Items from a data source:
Content starts

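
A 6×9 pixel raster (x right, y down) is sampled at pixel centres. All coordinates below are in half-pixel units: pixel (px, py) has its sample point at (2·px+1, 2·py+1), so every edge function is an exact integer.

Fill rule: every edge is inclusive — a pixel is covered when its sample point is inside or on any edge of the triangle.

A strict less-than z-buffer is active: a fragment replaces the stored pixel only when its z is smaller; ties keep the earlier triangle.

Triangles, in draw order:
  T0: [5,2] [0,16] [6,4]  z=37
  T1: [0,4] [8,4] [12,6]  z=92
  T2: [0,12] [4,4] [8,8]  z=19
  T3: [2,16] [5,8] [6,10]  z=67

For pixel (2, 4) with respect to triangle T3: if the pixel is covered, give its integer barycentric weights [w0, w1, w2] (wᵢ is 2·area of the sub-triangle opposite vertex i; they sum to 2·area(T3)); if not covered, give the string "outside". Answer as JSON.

T0:
  2·area = 24  (B↔C swapped to make it positive)
  edge (5, 2)→(6, 4): d=(1,2) inclusive
  edge (6, 4)→(0, 16): d=(-6,12) inclusive
  edge (0, 16)→(5, 2): d=(5,-14) inclusive
    (2,1)@(5, 3): e=[1,18,5] → #
    (3,1)@(7, 3): e=[-3,-6,33] → ·
    (2,2)@(5, 5): e=[3,6,15] → #
    (3,2)@(7, 5): e=[-1,-18,43] → ·
    (2,3)@(5, 7): e=[5,-6,25] → ·
    (1,4)@(3, 9): e=[11,6,7] → #
    (2,4)@(5, 9): e=[7,-18,35] → ·
    (1,5)@(3, 11): e=[13,-6,17] → ·
  covered (3 px):
    · · · · · ·
    · · # · · ·
    · · # · · ·
    · · · · · ·
    · # · · · ·
    · · · · · ·
    · · · · · ·
    · · · · · ·
    · · · · · ·
T1:
  2·area = 16
  edge (0, 4)→(8, 4): d=(8,0) inclusive
  edge (8, 4)→(12, 6): d=(4,2) inclusive
  edge (12, 6)→(0, 4): d=(-12,-2) inclusive
    (3,2)@(7, 5): e=[8,6,2] → #
    (4,2)@(9, 5): e=[8,2,6] → #
    (5,2)@(11, 5): e=[8,-2,10] → ·
    (3,3)@(7, 7): e=[24,14,-22] → ·
    (4,3)@(9, 7): e=[24,10,-18] → ·
  covered (2 px):
    · · · · · ·
    · · · · · ·
    · · · # # ·
    · · · · · ·
    · · · · · ·
    · · · · · ·
    · · · · · ·
    · · · · · ·
    · · · · · ·
T2:
  2·area = 48
  edge (0, 12)→(4, 4): d=(4,-8) inclusive
  edge (4, 4)→(8, 8): d=(4,4) inclusive
  edge (8, 8)→(0, 12): d=(-8,4) inclusive
    (0,0)@(1, 1): e=[-36,0,84] → ·  [on edge]
    (1,1)@(3, 3): e=[-12,0,60] → ·  [on edge]
    (2,2)@(5, 5): e=[12,0,36] → #  [on edge]
    (3,2)@(7, 5): e=[28,-8,28] → ·
    (1,3)@(3, 7): e=[4,16,28] → #
    (3,3)@(7, 7): e=[36,0,12] → #  [on edge]
    (4,3)@(9, 7): e=[52,-8,4] → ·
    (1,4)@(3, 9): e=[12,24,12] → #
    (3,4)@(7, 9): e=[44,8,-4] → ·
    (4,4)@(9, 9): e=[60,0,-12] → ·  [on edge]
    (0,5)@(1, 11): e=[4,40,4] → #
    (1,5)@(3, 11): e=[20,32,-4] → ·
    (5,5)@(11, 11): e=[84,0,-36] → ·  [on edge]
  covered (7 px):
    · · · · · ·
    · · · · · ·
    · · # · · ·
    · # # # · ·
    · # # · · ·
    # · · · · ·
    · · · · · ·
    · · · · · ·
    · · · · · ·
T3:
  2·area = 14
  edge (2, 16)→(5, 8): d=(3,-8) inclusive
  edge (5, 8)→(6, 10): d=(1,2) inclusive
  edge (6, 10)→(2, 16): d=(-4,6) inclusive
    (2,4)@(5, 9): e=[3,1,10] → #
    (3,4)@(7, 9): e=[19,-3,-2] → ·
    (2,5)@(5, 11): e=[9,3,2] → #
    (3,5)@(7, 11): e=[25,-1,-10] → ·
    (2,6)@(5, 13): e=[15,5,-6] → ·
  covered (2 px):
    · · · · · ·
    · · · · · ·
    · · · · · ·
    · · · · · ·
    · · # · · ·
    · · # · · ·
    · · · · · ·
    · · · · · ·
    · · · · · ·

Result: [1,10,3]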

Content ends

Set down again, word for word, the stretch of records from the line with "Triangles, in draw" to the line with "T3: [2,16] [5,8]", both of those lines included.

> **WRITTEN ANSWER**:
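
Triangles, in draw order:
  T0: [5,2] [0,16] [6,4]  z=37
  T1: [0,4] [8,4] [12,6]  z=92
  T2: [0,12] [4,4] [8,8]  z=19
  T3: [2,16] [5,8] [6,10]  z=67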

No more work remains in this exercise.